INSTRUCTIONS FOR THE TASK — Every line containing the string "module" should be returned from the records.

Saved entries
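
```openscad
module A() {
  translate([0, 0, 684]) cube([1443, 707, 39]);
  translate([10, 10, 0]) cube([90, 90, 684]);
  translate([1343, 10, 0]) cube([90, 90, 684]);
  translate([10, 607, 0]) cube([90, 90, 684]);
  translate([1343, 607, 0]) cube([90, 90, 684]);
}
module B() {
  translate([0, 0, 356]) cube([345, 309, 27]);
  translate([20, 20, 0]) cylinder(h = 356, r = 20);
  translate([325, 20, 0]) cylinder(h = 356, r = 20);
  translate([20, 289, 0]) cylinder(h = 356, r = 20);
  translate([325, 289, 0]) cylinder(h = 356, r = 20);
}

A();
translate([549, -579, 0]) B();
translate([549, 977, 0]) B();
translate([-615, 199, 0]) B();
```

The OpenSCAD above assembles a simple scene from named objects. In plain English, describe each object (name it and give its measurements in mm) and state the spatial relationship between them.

A is a table: top 1443 mm (x) × 707 mm (y), 39 mm thick, upper face at z = 723 mm, on four 90×90 mm square legs, each inset 10 mm from the nearest pair of top edges, running from z = 0 to the bottom of the top.

B is a four-legged stool. The seat is a 345×309×27 mm slab whose top surface is at z = 383 mm; four round legs, each 40 mm in diameter, run from the floor (z = 0) to the underside of the seat, each leg's axis is inset half a diameter from the nearest pair of seat edges (so the leg's bounding box is flush with the corner).

Three stools sit around the table at the −y, +y, −x sides.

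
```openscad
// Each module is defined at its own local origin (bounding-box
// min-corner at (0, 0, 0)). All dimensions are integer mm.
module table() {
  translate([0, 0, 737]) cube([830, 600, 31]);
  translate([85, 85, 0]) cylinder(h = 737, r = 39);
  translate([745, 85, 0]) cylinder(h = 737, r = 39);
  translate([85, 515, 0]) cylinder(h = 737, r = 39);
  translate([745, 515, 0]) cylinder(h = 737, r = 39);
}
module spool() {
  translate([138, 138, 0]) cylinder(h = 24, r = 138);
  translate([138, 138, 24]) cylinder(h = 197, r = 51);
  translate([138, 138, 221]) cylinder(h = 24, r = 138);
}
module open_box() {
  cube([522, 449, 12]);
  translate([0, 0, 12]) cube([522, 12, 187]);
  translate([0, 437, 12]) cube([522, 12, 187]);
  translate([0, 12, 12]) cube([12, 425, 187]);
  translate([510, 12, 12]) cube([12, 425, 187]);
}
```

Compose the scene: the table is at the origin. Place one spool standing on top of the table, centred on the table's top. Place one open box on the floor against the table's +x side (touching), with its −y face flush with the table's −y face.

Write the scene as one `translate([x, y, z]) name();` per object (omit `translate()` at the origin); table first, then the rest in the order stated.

table();
translate([277, 162, 768]) spool();
translate([830, 0, 0]) open_box();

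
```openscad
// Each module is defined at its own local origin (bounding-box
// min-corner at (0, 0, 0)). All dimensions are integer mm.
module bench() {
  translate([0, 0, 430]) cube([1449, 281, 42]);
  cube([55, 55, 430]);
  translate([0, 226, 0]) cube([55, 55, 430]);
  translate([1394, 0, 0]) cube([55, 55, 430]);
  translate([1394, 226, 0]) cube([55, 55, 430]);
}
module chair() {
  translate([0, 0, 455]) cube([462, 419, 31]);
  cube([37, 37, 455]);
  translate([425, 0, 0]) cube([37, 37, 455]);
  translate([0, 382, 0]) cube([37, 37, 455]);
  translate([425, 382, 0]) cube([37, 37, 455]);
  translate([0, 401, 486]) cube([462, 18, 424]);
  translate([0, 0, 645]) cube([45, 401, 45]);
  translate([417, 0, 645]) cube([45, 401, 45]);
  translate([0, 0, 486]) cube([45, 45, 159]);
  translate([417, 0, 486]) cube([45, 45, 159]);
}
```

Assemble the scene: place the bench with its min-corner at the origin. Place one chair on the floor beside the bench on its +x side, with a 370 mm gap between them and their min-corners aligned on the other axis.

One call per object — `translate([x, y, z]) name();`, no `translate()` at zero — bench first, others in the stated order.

bench();
translate([1819, 0, 0]) chair();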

ANSWER TO THIS PROBLEM —
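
module A() {
module B() {
// Each module is defined at its own local origin (bounding-box
module table() {
module spool() {
module open_box() {
// Each module is defined at its own local origin (bounding-box
module bench() {
module chair() {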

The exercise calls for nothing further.